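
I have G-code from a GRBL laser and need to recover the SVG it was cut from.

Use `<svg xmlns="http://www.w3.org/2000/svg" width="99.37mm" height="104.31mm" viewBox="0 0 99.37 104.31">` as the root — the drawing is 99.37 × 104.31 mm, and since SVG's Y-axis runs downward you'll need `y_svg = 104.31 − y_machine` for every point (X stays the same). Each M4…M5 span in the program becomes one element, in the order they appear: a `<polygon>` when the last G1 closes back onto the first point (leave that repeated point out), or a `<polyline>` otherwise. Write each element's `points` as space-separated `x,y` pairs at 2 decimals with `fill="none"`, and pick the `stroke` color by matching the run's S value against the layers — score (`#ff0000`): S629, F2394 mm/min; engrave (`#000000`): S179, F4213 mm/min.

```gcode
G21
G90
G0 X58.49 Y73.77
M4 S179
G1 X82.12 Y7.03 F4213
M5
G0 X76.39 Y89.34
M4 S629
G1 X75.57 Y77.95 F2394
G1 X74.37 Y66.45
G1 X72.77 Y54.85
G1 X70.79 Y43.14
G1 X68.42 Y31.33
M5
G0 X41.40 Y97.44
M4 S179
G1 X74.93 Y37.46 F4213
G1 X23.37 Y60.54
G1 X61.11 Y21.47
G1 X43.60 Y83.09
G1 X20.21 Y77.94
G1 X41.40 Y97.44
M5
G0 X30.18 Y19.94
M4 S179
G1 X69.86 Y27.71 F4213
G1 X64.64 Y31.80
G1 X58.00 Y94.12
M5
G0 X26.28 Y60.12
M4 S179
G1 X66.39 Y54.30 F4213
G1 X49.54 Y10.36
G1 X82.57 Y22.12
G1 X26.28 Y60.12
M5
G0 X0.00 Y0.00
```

y_svg = 104.31 − y_m.

[1] S179→`#000000` (engrave); open run; points: 58.49,30.54 82.12,97.28

[2] S629→`#ff0000` (score); open run; points: 76.39,14.97 75.57,26.36 74.37,37.86 72.77,49.46 70.79,61.17 68.42,72.98

[3] S179→`#000000` (engrave); closed run; points: 41.40,6.87 74.93,66.85 23.37,43.77 61.11,82.84 43.60,21.22 20.21,26.37

[4] S179→`#000000` (engrave); open run; points: 30.18,84.37 69.86,76.60 64.64,72.51 58.00,10.19

[5] S179→`#000000` (engrave); closed run; points: 26.28,44.19 66.39,50.01 49.54,93.95 82.57,82.19

<svg xmlns="http://www.w3.org/2000/svg" width="99.37mm" height="104.31mm" viewBox="0 0 99.37 104.31">
  <polyline points="58.49,30.54 82.12,97.28" fill="none" stroke="#000000"/>
  <polyline points="76.39,14.97 75.57,26.36 74.37,37.86 72.77,49.46 70.79,61.17 68.42,72.98" fill="none" stroke="#ff0000"/>
  <polygon points="41.40,6.87 74.93,66.85 23.37,43.77 61.11,82.84 43.60,21.22 20.21,26.37" fill="none" stroke="#000000"/>
  <polyline points="30.18,84.37 69.86,76.60 64.64,72.51 58.00,10.19" fill="none" stroke="#000000"/>
  <polygon points="26.28,44.19 66.39,50.01 49.54,93.95 82.57,82.19" fill="none" stroke="#000000"/>
</svg>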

__________________________________________________

◆ **ASSIGNMENT**: Print the entire set of records again, exactly.

◆ **SOLUTION FOR THIS EXERCISE**:
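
I have G-code from a GRBL laser and need to recover the SVG it was cut from.

Use `<svg xmlns="http://www.w3.org/2000/svg" width="99.37mm" height="104.31mm" viewBox="0 0 99.37 104.31">` as the root — the drawing is 99.37 × 104.31 mm, and since SVG's Y-axis runs downward you'll need `y_svg = 104.31 − y_machine` for every point (X stays the same). Each M4…M5 span in the program becomes one element, in the order they appear: a `<polygon>` when the last G1 closes back onto the first point (leave that repeated point out), or a `<polyline>` otherwise. Write each element's `points` as space-separated `x,y` pairs at 2 decimals with `fill="none"`, and pick the `stroke` color by matching the run's S value against the layers — score (`#ff0000`): S629, F2394 mm/min; engrave (`#000000`): S179, F4213 mm/min.

```gcode
G21
G90
G0 X58.49 Y73.77
M4 S179
G1 X82.12 Y7.03 F4213
M5
G0 X76.39 Y89.34
M4 S629
G1 X75.57 Y77.95 F2394
G1 X74.37 Y66.45
G1 X72.77 Y54.85
G1 X70.79 Y43.14
G1 X68.42 Y31.33
M5
G0 X41.40 Y97.44
M4 S179
G1 X74.93 Y37.46 F4213
G1 X23.37 Y60.54
G1 X61.11 Y21.47
G1 X43.60 Y83.09
G1 X20.21 Y77.94
G1 X41.40 Y97.44
M5
G0 X30.18 Y19.94
M4 S179
G1 X69.86 Y27.71 F4213
G1 X64.64 Y31.80
G1 X58.00 Y94.12
M5
G0 X26.28 Y60.12
M4 S179
G1 X66.39 Y54.30 F4213
G1 X49.54 Y10.36
G1 X82.57 Y22.12
G1 X26.28 Y60.12
M5
G0 X0.00 Y0.00
```

y_svg = 104.31 − y_m.

[1] S179→`#000000` (engrave); open run; points: 58.49,30.54 82.12,97.28

[2] S629→`#ff0000` (score); open run; points: 76.39,14.97 75.57,26.36 74.37,37.86 72.77,49.46 70.79,61.17 68.42,72.98

[3] S179→`#000000` (engrave); closed run; points: 41.40,6.87 74.93,66.85 23.37,43.77 61.11,82.84 43.60,21.22 20.21,26.37

[4] S179→`#000000` (engrave); open run; points: 30.18,84.37 69.86,76.60 64.64,72.51 58.00,10.19

[5] S179→`#000000` (engrave); closed run; points: 26.28,44.19 66.39,50.01 49.54,93.95 82.57,82.19

<svg xmlns="http://www.w3.org/2000/svg" width="99.37mm" height="104.31mm" viewBox="0 0 99.37 104.31">
  <polyline points="58.49,30.54 82.12,97.28" fill="none" stroke="#000000"/>
  <polyline points="76.39,14.97 75.57,26.36 74.37,37.86 72.77,49.46 70.79,61.17 68.42,72.98" fill="none" stroke="#ff0000"/>
  <polygon points="41.40,6.87 74.93,66.85 23.37,43.77 61.11,82.84 43.60,21.22 20.21,26.37" fill="none" stroke="#000000"/>
  <polyline points="30.18,84.37 69.86,76.60 64.64,72.51 58.00,10.19" fill="none" stroke="#000000"/>
  <polygon points="26.28,44.19 66.39,50.01 49.54,93.95 82.57,82.19" fill="none" stroke="#000000"/>
</svg>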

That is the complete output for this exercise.